*** Opening Exercise inputs ***

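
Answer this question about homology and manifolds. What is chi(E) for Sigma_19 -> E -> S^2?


chi(S^2) = 2 (n even), chi(Sigma_19) = 2 - 2*19 = -36.
chi(E) = 2 * (-36) = -72

-72


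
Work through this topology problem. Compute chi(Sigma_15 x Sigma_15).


chi(Sigma_15) = 2 - 2*15 = -28
chi(Sigma_15) = 2 - 2*15 = -28
chi(product) = (-28) * (-28) = 784

784


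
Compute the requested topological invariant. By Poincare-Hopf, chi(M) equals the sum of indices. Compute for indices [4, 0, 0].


Poincare-Hopf: chi(M) = sum of indices of zeros.
chi = (4) + (0) + (0) = 4

4


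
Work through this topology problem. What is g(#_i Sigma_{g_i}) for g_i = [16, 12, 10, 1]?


Genus is additive under connected sum of orientable surfaces.
g = 16 + 12 + 10 + 1 = 39

39


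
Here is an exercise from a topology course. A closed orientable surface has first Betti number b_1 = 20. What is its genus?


For a closed orientable surface: b_1 = 2g.
20 = 2g
g = 20 / 2 = 10

10


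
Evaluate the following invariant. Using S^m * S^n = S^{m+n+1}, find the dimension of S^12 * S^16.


Join of spheres: S^m * S^n = S^{m+n+1}.
dim = 12 + 16 + 1 = 29

29


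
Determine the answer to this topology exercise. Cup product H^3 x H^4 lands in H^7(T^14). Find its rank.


Cup product: H^p x H^q -> H^{p+q}; here p+q = 3+4 = 7.
rank H^k(T^n) = C(n,k).
C(14,7) = 3432

3432


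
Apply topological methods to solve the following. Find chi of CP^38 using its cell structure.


CP^38 has one cell in each even dimension 0, 2, ..., 2*38 (38+1 cells total).
All cells are even-dimensional, so chi = number of cells.
chi = 38 + 1 = 39

39


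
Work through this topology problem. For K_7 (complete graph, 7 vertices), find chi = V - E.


K_7: V = 7, E = C(7,2) = 21.
chi = V - E = 7 - 21 = -14

-14


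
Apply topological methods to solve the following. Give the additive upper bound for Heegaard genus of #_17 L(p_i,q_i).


Heegaard genus satisfies g(A#B) <= g(A) + g(B).
Each lens space has g = 1.
Upper bound: 17 * 1 = 17

17


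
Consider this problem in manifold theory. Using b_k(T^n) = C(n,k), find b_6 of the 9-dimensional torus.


By the Kunneth formula, b_k(T^n) = C(n,k).
b_6(T^9) = C(9,6).
C(9,6) = 9!/(6!*3!) = 84

84


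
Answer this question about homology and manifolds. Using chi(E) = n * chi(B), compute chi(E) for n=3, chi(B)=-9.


For a finite covering: chi(E) = (number of sheets) * chi(B).
chi(E) = 3 * (-9) = -27

-27


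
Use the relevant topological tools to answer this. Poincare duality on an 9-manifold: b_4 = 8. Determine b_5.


Poincare duality for closed orientable n-manifolds: b_k = b_{n-k}.
Here n = 9, so b_5 = b_4 = 8

8


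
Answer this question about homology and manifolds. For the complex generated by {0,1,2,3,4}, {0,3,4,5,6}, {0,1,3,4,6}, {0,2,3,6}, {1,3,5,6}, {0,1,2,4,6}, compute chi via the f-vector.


Enumerate all faces; f-vector: f_0=7, f_1=20, f_2=28, f_3=18, f_4=4.
chi = sum (-1)^k f_k = 1

1


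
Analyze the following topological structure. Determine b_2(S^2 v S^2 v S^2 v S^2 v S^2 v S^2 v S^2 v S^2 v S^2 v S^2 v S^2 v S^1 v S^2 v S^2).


For a wedge of spheres, H_k (k>0) is free on one generator per sphere of dimension k.
Spheres of dimension 2: count = 13.
b_2 = 13

13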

*** Closing Exercise inputs ***

Word for word, write out the entries above again.

Exercise result »
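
Answer this question about homology and manifolds. What is chi(E) for Sigma_19 -> E -> S^2?


chi(S^2) = 2 (n even), chi(Sigma_19) = 2 - 2*19 = -36.
chi(E) = 2 * (-36) = -72

-72


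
Work through this topology problem. Compute chi(Sigma_15 x Sigma_15).


chi(Sigma_15) = 2 - 2*15 = -28
chi(Sigma_15) = 2 - 2*15 = -28
chi(product) = (-28) * (-28) = 784

784


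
Compute the requested topological invariant. By Poincare-Hopf, chi(M) equals the sum of indices. Compute for indices [4, 0, 0].


Poincare-Hopf: chi(M) = sum of indices of zeros.
chi = (4) + (0) + (0) = 4

4


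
Work through this topology problem. What is g(#_i Sigma_{g_i}) for g_i = [16, 12, 10, 1]?


Genus is additive under connected sum of orientable surfaces.
g = 16 + 12 + 10 + 1 = 39

39


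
Here is an exercise from a topology course. A closed orientable surface has first Betti number b_1 = 20. What is its genus?


For a closed orientable surface: b_1 = 2g.
20 = 2g
g = 20 / 2 = 10

10


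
Evaluate the following invariant. Using S^m * S^n = S^{m+n+1}, find the dimension of S^12 * S^16.


Join of spheres: S^m * S^n = S^{m+n+1}.
dim = 12 + 16 + 1 = 29

29


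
Determine the answer to this topology exercise. Cup product H^3 x H^4 lands in H^7(T^14). Find its rank.


Cup product: H^p x H^q -> H^{p+q}; here p+q = 3+4 = 7.
rank H^k(T^n) = C(n,k).
C(14,7) = 3432

3432


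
Apply topological methods to solve the following. Find chi of CP^38 using its cell structure.


CP^38 has one cell in each even dimension 0, 2, ..., 2*38 (38+1 cells total).
All cells are even-dimensional, so chi = number of cells.
chi = 38 + 1 = 39

39


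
Work through this topology problem. For K_7 (complete graph, 7 vertices), find chi = V - E.


K_7: V = 7, E = C(7,2) = 21.
chi = V - E = 7 - 21 = -14

-14


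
Apply topological methods to solve the following. Give the additive upper bound for Heegaard genus of #_17 L(p_i,q_i).


Heegaard genus satisfies g(A#B) <= g(A) + g(B).
Each lens space has g = 1.
Upper bound: 17 * 1 = 17

17


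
Consider this problem in manifold theory. Using b_k(T^n) = C(n,k), find b_6 of the 9-dimensional torus.


By the Kunneth formula, b_k(T^n) = C(n,k).
b_6(T^9) = C(9,6).
C(9,6) = 9!/(6!*3!) = 84

84


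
Answer this question about homology and manifolds. Using chi(E) = n * chi(B), compute chi(E) for n=3, chi(B)=-9.


For a finite covering: chi(E) = (number of sheets) * chi(B).
chi(E) = 3 * (-9) = -27

-27


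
Use the relevant topological tools to answer this. Poincare duality on an 9-manifold: b_4 = 8. Determine b_5.


Poincare duality for closed orientable n-manifolds: b_k = b_{n-k}.
Here n = 9, so b_5 = b_4 = 8

8


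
Answer this question about homology and manifolds. For the complex generated by {0,1,2,3,4}, {0,3,4,5,6}, {0,1,3,4,6}, {0,2,3,6}, {1,3,5,6}, {0,1,2,4,6}, compute chi via the f-vector.


Enumerate all faces; f-vector: f_0=7, f_1=20, f_2=28, f_3=18, f_4=4.
chi = sum (-1)^k f_k = 1

1


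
Analyze the following topological structure. Determine b_2(S^2 v S^2 v S^2 v S^2 v S^2 v S^2 v S^2 v S^2 v S^2 v S^2 v S^2 v S^1 v S^2 v S^2).


For a wedge of spheres, H_k (k>0) is free on one generator per sphere of dimension k.
Spheres of dimension 2: count = 13.
b_2 = 13

13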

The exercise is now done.